[Opening Extracted information section]
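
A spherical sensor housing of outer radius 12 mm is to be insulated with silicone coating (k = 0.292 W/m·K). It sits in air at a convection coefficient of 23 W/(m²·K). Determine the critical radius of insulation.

r_cr ≈ 25.4 mm

For a sphere r_cr = 2k/h = 2×0.292/23
r_cr = 25.4 mm; since the bare radius (12 mm) is below r_cr, adding a thin layer of insulation will *increase* heat loss.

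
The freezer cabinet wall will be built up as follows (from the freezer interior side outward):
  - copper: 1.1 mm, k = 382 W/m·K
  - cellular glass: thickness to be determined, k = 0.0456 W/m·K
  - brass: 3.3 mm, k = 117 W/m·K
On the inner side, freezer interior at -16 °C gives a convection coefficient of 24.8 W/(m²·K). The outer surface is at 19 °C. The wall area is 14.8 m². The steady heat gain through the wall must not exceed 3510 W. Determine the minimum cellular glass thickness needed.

L ≈ 4.89 mm

Treating each layer as a thermal resistance in series:
R_inner film = 1/(h_i·A) = 1/(24.8×14.8) = 0.002724 K/W
R_copper = L/(kA) = 0.0011/(382×14.8) = 1.946×10^-7 K/W
R_brass = L/(kA) = 0.0033/(117×14.8) = 1.906×10^-6 K/W
Sum of the known resistances R_other = 0.002727 K/W
Required total resistance R_tot = ΔT/Q_allow = 35/3510 = 0.009972 K/W
R_cellular glass = R_tot − R_other = 0.007245 K/W
L = R·k·A = 0.007245×0.0456×14.8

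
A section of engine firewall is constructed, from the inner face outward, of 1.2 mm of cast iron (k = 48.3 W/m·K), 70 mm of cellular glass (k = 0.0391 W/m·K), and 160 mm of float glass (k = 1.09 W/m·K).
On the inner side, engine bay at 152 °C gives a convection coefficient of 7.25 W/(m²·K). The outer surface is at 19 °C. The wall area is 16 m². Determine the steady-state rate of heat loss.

Q ≈ 1030 W

Using the resistance-network approach (series):
R_inner film = 1/(h_i·A) = 1/(7.25×16) = 0.008621 K/W
R_cast iron = L/(kA) = 0.0012/(48.3×16) = 1.553×10^-6 K/W
R_cellular glass = L/(kA) = 0.07/(0.0391×16) = 0.1119 K/W
R_float glass = L/(kA) = 0.16/(1.09×16) = 0.009174 K/W
R_total = 0.1297 K/W
Q = ΔT / R_total = 133 / 0.1297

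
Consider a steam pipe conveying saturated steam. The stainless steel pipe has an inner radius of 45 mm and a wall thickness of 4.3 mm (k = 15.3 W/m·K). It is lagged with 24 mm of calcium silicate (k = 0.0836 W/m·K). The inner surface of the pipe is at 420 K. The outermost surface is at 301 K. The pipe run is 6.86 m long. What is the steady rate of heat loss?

For a radial system each layer contributes R = ln(r_out/r_in)/(2πkL); films add R = 1/(hA).
R_stainless steel pipe wall = ln(49.3/45)/(2π×15.3×6.86) = 1.384×10^-4 K/W
R_calcium silicate = ln(73.3/49.3)/(2π×0.0836×6.86) = 0.1101 K/W
R_total = 0.1102 K/W
Q = ΔT/R_total = 119/0.1102

Q ≈ 1080 W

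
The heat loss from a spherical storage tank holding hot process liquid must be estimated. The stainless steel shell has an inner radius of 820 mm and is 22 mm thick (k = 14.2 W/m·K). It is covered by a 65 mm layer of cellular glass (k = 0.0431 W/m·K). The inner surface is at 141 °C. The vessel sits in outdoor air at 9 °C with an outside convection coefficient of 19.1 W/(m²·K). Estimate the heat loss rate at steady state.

For a spherical shell R = (1/r₁ − 1/r₂)/(4πk); film R = 1/(h·4πr²). In series:
R_stainless steel shell = (1/0.82 − 1/0.842)/(4π×14.2) = 1.786×10^-4 K/W
R_cellular glass = (1/0.842 − 1/0.907)/(4π×0.0431) = 0.1571 K/W
R_outer film = 1/(h·4πr_o²) = 1/(19.1×4π×0.907²) = 0.005065 K/W
R_total = 0.1624 K/W
Q = ΔT/R_total = 132/0.1624

Q ≈ 813 W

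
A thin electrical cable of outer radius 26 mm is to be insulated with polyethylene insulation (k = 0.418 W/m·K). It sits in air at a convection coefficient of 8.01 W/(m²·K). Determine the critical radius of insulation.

r_cr ≈ 52.2 mm

For a cylinder r_cr = k/h = 0.418/8.01
r_cr = 52.2 mm; since the bare radius (26 mm) is below r_cr, adding a thin layer of insulation will *increase* heat loss.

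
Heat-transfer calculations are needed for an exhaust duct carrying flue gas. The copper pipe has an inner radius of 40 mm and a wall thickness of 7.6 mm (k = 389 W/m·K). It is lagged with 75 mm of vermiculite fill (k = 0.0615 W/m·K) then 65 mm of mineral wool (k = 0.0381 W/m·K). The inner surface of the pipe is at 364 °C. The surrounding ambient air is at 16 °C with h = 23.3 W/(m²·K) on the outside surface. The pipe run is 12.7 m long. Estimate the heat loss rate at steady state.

Treating each annulus and film as a series resistance:
R_copper pipe wall = ln(47.6/40)/(2π×389×12.7) = 5.604×10^-6 K/W
R_vermiculite fill = ln(122.6/47.6)/(2π×0.0615×12.7) = 0.1928 K/W
R_mineral wool = ln(187.6/122.6)/(2π×0.0381×12.7) = 0.1399 K/W
R_outer film = 1/(h_o·2πr_oL) = 1/(23.3×2π×0.1876×12.7) = 0.002867 K/W
R_total = 0.3356 K/W
Q = ΔT/R_total = 348/0.3356

Q ≈ 1040 W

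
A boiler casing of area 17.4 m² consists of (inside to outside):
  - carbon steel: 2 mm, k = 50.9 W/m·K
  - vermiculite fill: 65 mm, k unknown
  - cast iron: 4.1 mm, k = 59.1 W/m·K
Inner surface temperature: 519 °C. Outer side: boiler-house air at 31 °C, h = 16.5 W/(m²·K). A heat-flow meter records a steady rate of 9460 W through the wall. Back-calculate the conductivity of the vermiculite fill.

Using the resistance-network approach (series):
R_carbon steel = L/(kA) = 0.002/(50.9×17.4) = 2.258×10^-6 K/W
R_cast iron = L/(kA) = 0.0041/(59.1×17.4) = 3.987×10^-6 K/W
R_outer film = 1/(h_o·A) = 1/(16.5×17.4) = 0.003483 K/W
Sum of known resistances R_other = 0.003489 K/W
Total R = ΔT/Q = 488/9460 = 0.05159 K/W
R_vermiculite fill = R_total − R_other = 0.0481 K/W
k = L/(R·A) = 0.065/(0.0481×17.4)

k ≈ 0.0777 W/(m·K)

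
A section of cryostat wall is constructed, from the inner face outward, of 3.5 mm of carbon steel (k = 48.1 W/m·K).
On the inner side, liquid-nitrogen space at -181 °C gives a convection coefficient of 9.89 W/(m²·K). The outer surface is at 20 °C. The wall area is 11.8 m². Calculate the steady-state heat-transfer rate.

Treating each layer as a thermal resistance in series:
R_inner film = 1/(h_i·A) = 1/(9.89×11.8) = 0.008569 K/W
R_carbon steel = L/(kA) = 0.0035/(48.1×11.8) = 6.167×10^-6 K/W
R_total = 0.008575 K/W
Q = ΔT / R_total = 201 / 0.008575

Q ≈ 23400 W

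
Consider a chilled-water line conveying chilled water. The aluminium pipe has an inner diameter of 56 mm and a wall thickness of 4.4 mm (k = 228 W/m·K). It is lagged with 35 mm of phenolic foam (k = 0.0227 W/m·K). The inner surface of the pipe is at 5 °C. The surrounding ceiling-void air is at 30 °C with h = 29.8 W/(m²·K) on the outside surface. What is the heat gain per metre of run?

Cylindrical conduction, so R = ln(r₂/r₁)/(2πkL) per layer, in series:
R_aluminium pipe wall = ln(32.4/28)/(2π×228×1) = 1.019×10^-4 K/W
R_phenolic foam = ln(67.4/32.4)/(2π×0.0227×1) = 5.136 K/W
R_outer film = 1/(h_o·2πr_oL) = 1/(29.8×2π×0.0674×1) = 0.07924 K/W
R_total = 5.215 K/W
Q = ΔT/R_total = 25/5.215

q′ ≈ 4.79 W/m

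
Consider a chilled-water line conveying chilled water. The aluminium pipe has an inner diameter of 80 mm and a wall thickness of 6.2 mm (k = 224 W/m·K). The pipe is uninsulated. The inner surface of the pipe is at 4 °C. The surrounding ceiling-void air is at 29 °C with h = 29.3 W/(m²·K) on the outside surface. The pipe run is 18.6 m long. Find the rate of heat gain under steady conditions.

Q ≈ 3950 W

Radial resistances (cylindrical: R_cond = ln(r_o/r_i)/(2πkL), R_conv = 1/(h·2πrL)):
R_aluminium pipe wall = ln(46.2/40)/(2π×224×18.6) = 5.505×10^-6 K/W
R_outer film = 1/(h_o·2πr_oL) = 1/(29.3×2π×0.0462×18.6) = 0.006321 K/W
R_total = 0.006327 K/W
Q = ΔT/R_total = 25/0.006327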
[Closing Extracted information section]
## Your task
Only one stretch of the records above is wanted: the lines between the one holding "The freezer cabinet" and the one holding "- brass: 3.3 mm, k = 117 W/m·K", inclusive, reproduced exactly.

## Answer box
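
The freezer cabinet wall will be built up as follows (from the freezer interior side outward):
  - copper: 1.1 mm, k = 382 W/m·K
  - cellular glass: thickness to be determined, k = 0.0456 W/m·K
  - brass: 3.3 mm, k = 117 W/m·K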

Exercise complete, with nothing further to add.